### TASK BRIEF
From the records below, set down exactly the lines starting with the line that contains "queue document with priority 62" and going on through the line that contains "queue document with priority 56". Nothing else is wanted.

### INFORMATION PROVIDED
⟨
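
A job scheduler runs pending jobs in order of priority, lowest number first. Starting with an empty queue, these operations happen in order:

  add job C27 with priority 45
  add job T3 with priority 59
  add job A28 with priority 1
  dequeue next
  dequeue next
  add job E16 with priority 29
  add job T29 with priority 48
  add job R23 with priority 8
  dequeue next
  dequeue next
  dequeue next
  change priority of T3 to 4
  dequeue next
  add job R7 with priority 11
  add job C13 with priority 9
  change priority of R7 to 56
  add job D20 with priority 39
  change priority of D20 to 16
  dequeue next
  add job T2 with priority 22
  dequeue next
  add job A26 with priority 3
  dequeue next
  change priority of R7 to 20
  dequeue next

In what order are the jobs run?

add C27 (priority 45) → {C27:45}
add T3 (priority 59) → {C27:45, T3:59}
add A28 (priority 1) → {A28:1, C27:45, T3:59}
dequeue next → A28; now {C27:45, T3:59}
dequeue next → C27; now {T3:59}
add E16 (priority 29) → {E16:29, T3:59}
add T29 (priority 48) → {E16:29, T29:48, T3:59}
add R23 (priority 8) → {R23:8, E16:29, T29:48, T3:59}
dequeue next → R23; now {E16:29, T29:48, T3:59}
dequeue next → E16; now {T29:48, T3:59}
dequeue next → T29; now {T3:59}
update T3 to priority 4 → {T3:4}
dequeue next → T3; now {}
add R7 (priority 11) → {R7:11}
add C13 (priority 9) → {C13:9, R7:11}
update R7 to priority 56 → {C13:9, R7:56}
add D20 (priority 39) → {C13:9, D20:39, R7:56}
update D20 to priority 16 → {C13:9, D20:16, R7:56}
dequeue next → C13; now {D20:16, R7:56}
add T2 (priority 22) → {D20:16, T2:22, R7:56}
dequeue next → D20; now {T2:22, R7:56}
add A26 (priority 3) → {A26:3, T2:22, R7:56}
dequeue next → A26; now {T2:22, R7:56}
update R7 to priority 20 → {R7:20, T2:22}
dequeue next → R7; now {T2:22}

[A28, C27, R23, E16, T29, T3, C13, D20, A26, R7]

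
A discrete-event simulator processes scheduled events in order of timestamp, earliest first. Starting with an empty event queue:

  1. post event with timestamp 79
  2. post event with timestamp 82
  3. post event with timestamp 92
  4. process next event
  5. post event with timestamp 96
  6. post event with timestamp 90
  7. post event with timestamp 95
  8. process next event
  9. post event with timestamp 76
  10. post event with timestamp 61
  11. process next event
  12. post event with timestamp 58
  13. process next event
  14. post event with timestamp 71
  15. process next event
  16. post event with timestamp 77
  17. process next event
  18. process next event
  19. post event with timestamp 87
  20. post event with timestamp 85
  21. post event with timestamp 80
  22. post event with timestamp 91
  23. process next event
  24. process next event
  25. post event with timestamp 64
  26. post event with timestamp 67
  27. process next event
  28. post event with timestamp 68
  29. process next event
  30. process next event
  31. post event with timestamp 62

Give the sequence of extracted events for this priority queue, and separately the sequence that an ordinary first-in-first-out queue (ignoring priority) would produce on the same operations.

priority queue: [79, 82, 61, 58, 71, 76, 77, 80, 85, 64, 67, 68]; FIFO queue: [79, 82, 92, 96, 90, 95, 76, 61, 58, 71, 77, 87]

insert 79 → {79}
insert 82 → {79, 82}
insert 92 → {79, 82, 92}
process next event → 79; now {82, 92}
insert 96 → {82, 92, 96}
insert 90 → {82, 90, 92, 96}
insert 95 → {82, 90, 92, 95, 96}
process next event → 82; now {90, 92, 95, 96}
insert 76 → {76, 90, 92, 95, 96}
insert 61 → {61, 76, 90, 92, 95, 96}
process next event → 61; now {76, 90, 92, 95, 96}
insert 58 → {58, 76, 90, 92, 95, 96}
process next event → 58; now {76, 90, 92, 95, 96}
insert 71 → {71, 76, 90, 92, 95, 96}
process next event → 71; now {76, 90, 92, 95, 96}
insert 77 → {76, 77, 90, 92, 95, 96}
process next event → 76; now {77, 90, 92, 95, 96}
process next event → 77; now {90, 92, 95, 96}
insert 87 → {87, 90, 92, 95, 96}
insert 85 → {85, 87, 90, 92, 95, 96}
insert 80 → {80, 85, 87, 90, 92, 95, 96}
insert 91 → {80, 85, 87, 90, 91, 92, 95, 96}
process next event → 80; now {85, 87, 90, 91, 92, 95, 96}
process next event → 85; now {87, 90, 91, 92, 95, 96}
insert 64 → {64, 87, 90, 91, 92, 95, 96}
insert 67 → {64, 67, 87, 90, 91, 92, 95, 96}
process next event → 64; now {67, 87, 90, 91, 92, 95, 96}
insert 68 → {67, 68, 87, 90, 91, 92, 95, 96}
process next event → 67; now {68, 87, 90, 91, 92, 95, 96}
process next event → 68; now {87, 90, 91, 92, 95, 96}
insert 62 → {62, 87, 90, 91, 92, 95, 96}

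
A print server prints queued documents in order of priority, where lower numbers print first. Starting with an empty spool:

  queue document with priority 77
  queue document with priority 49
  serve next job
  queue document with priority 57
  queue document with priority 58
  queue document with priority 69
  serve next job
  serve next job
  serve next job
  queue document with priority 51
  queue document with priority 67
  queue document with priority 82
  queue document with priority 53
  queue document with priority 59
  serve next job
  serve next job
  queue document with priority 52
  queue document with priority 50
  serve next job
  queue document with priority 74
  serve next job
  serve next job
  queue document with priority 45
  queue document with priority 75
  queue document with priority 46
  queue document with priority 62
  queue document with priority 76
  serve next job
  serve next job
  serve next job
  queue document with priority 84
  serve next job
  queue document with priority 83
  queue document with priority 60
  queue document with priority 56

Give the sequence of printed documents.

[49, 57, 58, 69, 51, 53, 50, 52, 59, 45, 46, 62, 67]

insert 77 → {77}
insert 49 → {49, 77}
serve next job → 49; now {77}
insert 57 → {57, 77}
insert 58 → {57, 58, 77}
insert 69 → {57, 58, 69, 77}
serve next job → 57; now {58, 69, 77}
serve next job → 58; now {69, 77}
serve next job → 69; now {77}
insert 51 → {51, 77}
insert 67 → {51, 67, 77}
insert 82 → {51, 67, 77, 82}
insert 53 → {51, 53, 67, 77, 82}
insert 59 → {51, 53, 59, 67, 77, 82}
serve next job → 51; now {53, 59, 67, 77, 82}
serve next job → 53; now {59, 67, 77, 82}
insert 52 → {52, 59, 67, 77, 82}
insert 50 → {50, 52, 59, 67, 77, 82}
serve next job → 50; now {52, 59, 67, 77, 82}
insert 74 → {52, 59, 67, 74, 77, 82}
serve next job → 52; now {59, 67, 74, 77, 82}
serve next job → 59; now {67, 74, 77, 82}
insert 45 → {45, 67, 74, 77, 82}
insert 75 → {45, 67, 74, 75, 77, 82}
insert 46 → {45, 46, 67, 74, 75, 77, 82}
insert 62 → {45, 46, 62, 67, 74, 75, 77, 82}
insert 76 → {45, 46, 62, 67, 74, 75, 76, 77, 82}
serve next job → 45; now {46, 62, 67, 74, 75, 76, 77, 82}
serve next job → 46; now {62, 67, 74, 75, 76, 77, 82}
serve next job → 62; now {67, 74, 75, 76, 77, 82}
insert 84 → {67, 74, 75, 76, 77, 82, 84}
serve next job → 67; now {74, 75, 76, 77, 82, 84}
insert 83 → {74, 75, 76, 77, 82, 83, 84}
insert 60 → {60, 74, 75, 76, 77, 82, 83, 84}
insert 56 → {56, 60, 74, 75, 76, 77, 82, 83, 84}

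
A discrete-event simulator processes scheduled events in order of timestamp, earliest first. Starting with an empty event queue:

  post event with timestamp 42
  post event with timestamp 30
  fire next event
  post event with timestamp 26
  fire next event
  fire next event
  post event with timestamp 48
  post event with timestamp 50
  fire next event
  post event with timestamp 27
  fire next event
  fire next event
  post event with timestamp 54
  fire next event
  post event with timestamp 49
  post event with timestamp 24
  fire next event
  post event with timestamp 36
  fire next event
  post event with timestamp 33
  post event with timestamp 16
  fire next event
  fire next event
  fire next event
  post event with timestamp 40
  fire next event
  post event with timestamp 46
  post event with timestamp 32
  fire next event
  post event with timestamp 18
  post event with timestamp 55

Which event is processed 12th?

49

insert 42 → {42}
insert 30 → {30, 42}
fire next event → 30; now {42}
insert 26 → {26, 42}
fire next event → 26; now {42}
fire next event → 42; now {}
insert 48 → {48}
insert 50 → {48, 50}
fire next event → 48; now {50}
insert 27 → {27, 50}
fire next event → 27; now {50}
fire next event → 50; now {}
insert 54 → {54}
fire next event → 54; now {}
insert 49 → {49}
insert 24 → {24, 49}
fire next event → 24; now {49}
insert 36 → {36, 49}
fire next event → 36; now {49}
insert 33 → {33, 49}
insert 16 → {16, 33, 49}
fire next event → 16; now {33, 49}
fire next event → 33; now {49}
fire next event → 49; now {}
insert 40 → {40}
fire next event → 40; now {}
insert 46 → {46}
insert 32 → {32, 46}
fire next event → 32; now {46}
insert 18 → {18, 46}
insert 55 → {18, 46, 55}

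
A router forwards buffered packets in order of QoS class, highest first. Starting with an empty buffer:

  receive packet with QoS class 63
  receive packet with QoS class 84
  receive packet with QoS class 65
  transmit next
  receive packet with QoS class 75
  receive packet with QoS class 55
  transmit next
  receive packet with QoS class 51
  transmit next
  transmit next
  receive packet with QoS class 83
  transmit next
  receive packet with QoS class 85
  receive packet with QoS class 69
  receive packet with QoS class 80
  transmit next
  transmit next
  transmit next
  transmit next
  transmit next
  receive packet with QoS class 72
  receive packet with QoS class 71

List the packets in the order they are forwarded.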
⟩
### ANSWER BELOW
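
  queue document with priority 62
  queue document with priority 76
  serve next job
  serve next job
  serve next job
  queue document with priority 84
  serve next job
  queue document with priority 83
  queue document with priority 60
  queue document with priority 56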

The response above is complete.